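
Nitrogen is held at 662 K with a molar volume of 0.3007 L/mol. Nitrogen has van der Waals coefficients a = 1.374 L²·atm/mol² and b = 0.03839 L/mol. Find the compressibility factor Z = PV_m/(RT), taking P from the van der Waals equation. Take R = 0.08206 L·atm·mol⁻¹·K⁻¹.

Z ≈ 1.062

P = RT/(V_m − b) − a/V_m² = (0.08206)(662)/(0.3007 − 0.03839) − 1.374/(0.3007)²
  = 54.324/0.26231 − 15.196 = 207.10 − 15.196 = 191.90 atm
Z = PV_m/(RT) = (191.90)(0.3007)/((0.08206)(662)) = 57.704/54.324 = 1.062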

# Goal of the exercise
Your task is to reproduce all the data exactly as shown.

# Result of this task
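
Nitrogen is held at 662 K with a molar volume of 0.3007 L/mol. Nitrogen has van der Waals coefficients a = 1.374 L²·atm/mol² and b = 0.03839 L/mol. Find the compressibility factor Z = PV_m/(RT), taking P from the van der Waals equation. Take R = 0.08206 L·atm·mol⁻¹·K⁻¹.

Z ≈ 1.062

P = RT/(V_m − b) − a/V_m² = (0.08206)(662)/(0.3007 − 0.03839) − 1.374/(0.3007)²
  = 54.324/0.26231 − 15.196 = 207.10 − 15.196 = 191.90 atm
Z = PV_m/(RT) = (191.90)(0.3007)/((0.08206)(662)) = 57.704/54.324 = 1.062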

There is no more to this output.